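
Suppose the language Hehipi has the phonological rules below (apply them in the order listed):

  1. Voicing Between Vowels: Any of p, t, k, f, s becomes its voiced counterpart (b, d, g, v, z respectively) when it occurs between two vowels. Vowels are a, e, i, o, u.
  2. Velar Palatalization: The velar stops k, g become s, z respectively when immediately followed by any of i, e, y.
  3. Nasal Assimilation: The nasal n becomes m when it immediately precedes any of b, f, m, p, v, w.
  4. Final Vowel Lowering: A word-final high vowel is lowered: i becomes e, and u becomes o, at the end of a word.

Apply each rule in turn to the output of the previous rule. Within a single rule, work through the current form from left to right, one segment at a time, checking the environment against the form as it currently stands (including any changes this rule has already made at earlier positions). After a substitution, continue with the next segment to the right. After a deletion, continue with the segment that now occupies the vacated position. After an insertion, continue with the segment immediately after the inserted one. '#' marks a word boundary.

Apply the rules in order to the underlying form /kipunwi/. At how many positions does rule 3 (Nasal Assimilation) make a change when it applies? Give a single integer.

1 Voicing Between Vowels: [kipunwi] → [kibunwi]
2 Velar Palatalization: [kibunwi] → [sibunwi]
3 Nasal Assimilation: [sibunwi] → [sibumwi]
4 Final Vowel Lowering: [sibumwi] → [sibumwe]
Rule 3 changed 1 position(s).

1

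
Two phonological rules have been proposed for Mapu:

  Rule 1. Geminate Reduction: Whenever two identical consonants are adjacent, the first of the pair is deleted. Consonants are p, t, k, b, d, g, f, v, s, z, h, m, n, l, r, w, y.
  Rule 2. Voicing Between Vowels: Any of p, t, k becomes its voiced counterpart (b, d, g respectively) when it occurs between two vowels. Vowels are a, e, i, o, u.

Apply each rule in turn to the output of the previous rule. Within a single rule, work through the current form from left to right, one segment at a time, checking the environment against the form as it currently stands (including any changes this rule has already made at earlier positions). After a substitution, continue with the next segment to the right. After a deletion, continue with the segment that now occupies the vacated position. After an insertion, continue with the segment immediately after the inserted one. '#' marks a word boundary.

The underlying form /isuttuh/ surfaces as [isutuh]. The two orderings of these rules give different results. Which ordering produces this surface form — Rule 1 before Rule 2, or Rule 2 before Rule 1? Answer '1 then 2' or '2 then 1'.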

**Task:**
Take the lines above and retype all of them exactly.

**Result:**
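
Suppose the language Hehipi has the phonological rules below (apply them in the order listed):

  1. Voicing Between Vowels: Any of p, t, k, f, s becomes its voiced counterpart (b, d, g, v, z respectively) when it occurs between two vowels. Vowels are a, e, i, o, u.
  2. Velar Palatalization: The velar stops k, g become s, z respectively when immediately followed by any of i, e, y.
  3. Nasal Assimilation: The nasal n becomes m when it immediately precedes any of b, f, m, p, v, w.
  4. Final Vowel Lowering: A word-final high vowel is lowered: i becomes e, and u becomes o, at the end of a word.

Apply each rule in turn to the output of the previous rule. Within a single rule, work through the current form from left to right, one segment at a time, checking the environment against the form as it currently stands (including any changes this rule has already made at earlier positions). After a substitution, continue with the next segment to the right. After a deletion, continue with the segment that now occupies the vacated position. After an insertion, continue with the segment immediately after the inserted one. '#' marks a word boundary.

Apply the rules in order to the underlying form /kipunwi/. At how many positions does rule 3 (Nasal Assimilation) make a change when it applies? Give a single integer.

1 Voicing Between Vowels: [kipunwi] → [kibunwi]
2 Velar Palatalization: [kibunwi] → [sibunwi]
3 Nasal Assimilation: [sibunwi] → [sibumwi]
4 Final Vowel Lowering: [sibumwi] → [sibumwe]
Rule 3 changed 1 position(s).

1

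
Two phonological rules have been proposed for Mapu:

  Rule 1. Geminate Reduction: Whenever two identical consonants are adjacent, the first of the pair is deleted. Consonants are p, t, k, b, d, g, f, v, s, z, h, m, n, l, r, w, y.
  Rule 2. Voicing Between Vowels: Any of p, t, k becomes its voiced counterpart (b, d, g respectively) when it occurs between two vowels. Vowels are a, e, i, o, u.

Apply each rule in turn to the output of the previous rule. Within a single rule, work through the current form from left to right, one segment at a time, checking the environment against the form as it currently stands (including any changes this rule has already made at earlier positions). After a substitution, continue with the next segment to the right. After a deletion, continue with the segment that now occupies the vacated position. After an insertion, continue with the segment immediately after the inserted one. '#' marks a word boundary.

The underlying form /isuttuh/ surfaces as [isutuh]. The two orderings of these rules give different results. Which ordering produces this surface form — Rule 1 before Rule 2, or Rule 2 before Rule 1? Answer '1 then 2' or '2 then 1'.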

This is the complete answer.